**Brief**
Please write back every entry exactly, character for character.

BEGIN Listed entries

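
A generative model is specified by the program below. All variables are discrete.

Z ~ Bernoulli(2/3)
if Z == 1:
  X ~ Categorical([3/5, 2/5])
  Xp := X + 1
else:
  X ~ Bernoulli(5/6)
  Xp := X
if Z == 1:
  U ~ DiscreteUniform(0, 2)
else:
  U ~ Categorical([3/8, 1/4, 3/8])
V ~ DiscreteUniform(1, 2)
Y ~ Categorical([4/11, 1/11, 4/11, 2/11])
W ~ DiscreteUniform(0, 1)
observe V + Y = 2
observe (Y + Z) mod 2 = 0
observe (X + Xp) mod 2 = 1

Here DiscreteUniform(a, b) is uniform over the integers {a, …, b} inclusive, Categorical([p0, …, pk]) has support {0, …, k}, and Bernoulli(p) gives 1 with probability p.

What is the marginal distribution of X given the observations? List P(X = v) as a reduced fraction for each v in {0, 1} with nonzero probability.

P(X=0) = 3/5, P(X=1) = 2/5

Enumerate traces; 12 have nonzero weight after conditioning:
  (Z=1, X=0, U=0, V=1, Y=1, W=0) weight 1/330
  (Z=1, X=0, U=0, V=1, Y=1, W=1) weight 1/330
  (Z=1, X=0, U=1, V=1, Y=1, W=0) weight 1/330
  (Z=1, X=0, U=1, V=1, Y=1, W=1) weight 1/330
  (Z=1, X=0, U=2, V=1, Y=1, W=0) weight 1/330
  (Z=1, X=0, U=2, V=1, Y=1, W=1) weight 1/330
  (Z=1, X=1, U=0, V=1, Y=1, W=0) weight 1/495
  (Z=1, X=1, U=0, V=1, Y=1, W=1) weight 1/495
  … 4 more
Group by X:
  weight(X=0) = 1/55
  weight(X=1) = 2/165
Total weight = 1/55 + 2/165 = 1/33
P(X=0 | obs) = 1/55 / 1/33 = 3/5
P(X=1 | obs) = 2/165 / 1/33 = 2/5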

END Listed entries

**Response area**
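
A generative model is specified by the program below. All variables are discrete.

Z ~ Bernoulli(2/3)
if Z == 1:
  X ~ Categorical([3/5, 2/5])
  Xp := X + 1
else:
  X ~ Bernoulli(5/6)
  Xp := X
if Z == 1:
  U ~ DiscreteUniform(0, 2)
else:
  U ~ Categorical([3/8, 1/4, 3/8])
V ~ DiscreteUniform(1, 2)
Y ~ Categorical([4/11, 1/11, 4/11, 2/11])
W ~ DiscreteUniform(0, 1)
observe V + Y = 2
observe (Y + Z) mod 2 = 0
observe (X + Xp) mod 2 = 1

Here DiscreteUniform(a, b) is uniform over the integers {a, …, b} inclusive, Categorical([p0, …, pk]) has support {0, …, k}, and Bernoulli(p) gives 1 with probability p.

What is the marginal distribution of X given the observations? List P(X = v) as a reduced fraction for each v in {0, 1} with nonzero probability.

P(X=0) = 3/5, P(X=1) = 2/5

Enumerate traces; 12 have nonzero weight after conditioning:
  (Z=1, X=0, U=0, V=1, Y=1, W=0) weight 1/330
  (Z=1, X=0, U=0, V=1, Y=1, W=1) weight 1/330
  (Z=1, X=0, U=1, V=1, Y=1, W=0) weight 1/330
  (Z=1, X=0, U=1, V=1, Y=1, W=1) weight 1/330
  (Z=1, X=0, U=2, V=1, Y=1, W=0) weight 1/330
  (Z=1, X=0, U=2, V=1, Y=1, W=1) weight 1/330
  (Z=1, X=1, U=0, V=1, Y=1, W=0) weight 1/495
  (Z=1, X=1, U=0, V=1, Y=1, W=1) weight 1/495
  … 4 more
Group by X:
  weight(X=0) = 1/55
  weight(X=1) = 2/165
Total weight = 1/55 + 2/165 = 1/33
P(X=0 | obs) = 1/55 / 1/33 = 3/5
P(X=1 | obs) = 2/165 / 1/33 = 2/5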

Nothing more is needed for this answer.